:: TASK REQUIREMENTS ::
Find the word "following" in the records and copy every line where it occurs.

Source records
#####

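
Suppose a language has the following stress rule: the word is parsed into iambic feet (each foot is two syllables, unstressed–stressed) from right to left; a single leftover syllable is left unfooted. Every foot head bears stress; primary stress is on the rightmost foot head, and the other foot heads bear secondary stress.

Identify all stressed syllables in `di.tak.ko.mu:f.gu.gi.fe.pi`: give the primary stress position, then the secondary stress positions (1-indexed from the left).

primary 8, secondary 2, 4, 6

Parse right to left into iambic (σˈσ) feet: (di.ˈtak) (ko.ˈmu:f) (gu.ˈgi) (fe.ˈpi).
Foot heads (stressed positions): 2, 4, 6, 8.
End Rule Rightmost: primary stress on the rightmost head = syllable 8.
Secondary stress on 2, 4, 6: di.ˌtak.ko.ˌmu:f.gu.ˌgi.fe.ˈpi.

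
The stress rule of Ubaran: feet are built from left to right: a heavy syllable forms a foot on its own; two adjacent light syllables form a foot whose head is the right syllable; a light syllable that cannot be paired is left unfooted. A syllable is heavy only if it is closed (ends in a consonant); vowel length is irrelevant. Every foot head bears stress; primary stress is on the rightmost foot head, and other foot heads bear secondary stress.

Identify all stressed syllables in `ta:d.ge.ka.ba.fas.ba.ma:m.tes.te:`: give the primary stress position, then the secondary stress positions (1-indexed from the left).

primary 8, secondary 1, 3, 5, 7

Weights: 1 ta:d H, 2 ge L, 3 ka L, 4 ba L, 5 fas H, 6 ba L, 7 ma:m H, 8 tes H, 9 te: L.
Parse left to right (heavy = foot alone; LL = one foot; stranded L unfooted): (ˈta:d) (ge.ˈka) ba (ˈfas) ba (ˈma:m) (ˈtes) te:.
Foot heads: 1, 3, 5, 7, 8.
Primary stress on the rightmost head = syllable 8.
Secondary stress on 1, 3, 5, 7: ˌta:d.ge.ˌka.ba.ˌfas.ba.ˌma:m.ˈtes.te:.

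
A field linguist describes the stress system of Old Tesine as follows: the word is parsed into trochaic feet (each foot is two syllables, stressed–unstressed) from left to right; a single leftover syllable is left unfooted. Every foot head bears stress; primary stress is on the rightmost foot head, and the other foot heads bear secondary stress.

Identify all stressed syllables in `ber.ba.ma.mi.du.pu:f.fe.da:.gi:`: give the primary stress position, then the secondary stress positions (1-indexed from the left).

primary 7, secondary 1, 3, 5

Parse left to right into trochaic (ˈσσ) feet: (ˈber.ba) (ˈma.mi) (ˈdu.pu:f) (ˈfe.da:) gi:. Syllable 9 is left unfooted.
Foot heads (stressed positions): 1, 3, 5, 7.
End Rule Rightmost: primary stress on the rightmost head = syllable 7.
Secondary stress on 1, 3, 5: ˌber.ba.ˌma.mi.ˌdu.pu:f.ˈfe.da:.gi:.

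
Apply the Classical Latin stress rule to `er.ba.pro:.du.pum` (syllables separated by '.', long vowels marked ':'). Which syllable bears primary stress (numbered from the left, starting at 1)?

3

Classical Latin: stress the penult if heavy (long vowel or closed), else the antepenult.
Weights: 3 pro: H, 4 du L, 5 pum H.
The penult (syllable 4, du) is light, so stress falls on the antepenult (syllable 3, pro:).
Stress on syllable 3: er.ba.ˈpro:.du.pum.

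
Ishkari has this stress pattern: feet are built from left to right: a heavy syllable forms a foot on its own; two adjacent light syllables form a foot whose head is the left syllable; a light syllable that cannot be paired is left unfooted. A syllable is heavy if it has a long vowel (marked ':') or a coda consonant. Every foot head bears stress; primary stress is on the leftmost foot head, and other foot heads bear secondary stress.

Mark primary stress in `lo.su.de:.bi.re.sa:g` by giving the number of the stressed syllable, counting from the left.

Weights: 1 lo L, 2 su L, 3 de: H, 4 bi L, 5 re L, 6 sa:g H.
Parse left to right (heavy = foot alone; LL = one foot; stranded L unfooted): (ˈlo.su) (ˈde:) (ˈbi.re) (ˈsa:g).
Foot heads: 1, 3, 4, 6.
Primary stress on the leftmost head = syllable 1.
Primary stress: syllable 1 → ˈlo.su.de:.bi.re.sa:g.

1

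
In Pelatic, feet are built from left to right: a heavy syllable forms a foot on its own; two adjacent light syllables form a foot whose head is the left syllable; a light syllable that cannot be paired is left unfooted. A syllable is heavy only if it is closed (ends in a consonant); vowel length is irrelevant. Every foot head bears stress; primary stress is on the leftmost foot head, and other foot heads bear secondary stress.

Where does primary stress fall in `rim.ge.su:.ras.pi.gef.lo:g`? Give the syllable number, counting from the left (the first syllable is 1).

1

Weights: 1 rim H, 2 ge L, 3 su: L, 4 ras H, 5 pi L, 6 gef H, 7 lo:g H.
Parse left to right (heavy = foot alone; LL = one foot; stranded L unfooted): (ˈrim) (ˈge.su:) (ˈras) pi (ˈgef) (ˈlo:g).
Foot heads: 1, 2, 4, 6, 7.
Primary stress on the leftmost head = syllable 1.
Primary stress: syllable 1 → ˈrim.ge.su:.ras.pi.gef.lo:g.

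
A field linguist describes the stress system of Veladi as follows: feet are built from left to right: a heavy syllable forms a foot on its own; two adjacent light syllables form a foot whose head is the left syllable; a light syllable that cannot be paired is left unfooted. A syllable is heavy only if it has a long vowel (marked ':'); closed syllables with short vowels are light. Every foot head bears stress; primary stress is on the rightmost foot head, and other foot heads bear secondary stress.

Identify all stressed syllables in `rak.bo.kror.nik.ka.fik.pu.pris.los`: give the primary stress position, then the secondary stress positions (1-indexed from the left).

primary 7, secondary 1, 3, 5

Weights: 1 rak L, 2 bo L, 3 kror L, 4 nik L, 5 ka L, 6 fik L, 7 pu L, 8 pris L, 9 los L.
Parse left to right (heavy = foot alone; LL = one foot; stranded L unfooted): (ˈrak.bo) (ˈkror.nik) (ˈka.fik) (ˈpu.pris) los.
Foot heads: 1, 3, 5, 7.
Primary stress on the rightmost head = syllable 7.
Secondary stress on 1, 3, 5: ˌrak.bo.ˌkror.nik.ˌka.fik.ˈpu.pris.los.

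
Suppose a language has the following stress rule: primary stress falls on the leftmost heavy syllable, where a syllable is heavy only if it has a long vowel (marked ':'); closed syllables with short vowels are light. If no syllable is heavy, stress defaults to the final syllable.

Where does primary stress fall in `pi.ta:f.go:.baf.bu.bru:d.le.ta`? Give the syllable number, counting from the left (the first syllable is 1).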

#####

:: PROBLEM SOLUTION ::
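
Suppose a language has the following stress rule: the word is parsed into iambic feet (each foot is two syllables, unstressed–stressed) from right to left; a single leftover syllable is left unfooted. Every foot head bears stress; primary stress is on the rightmost foot head, and the other foot heads bear secondary stress.
Suppose a language has the following stress rule: primary stress falls on the leftmost heavy syllable, where a syllable is heavy only if it has a long vowel (marked ':'); closed syllables with short vowels are light. If no syllable is heavy, stress defaults to the final syllable.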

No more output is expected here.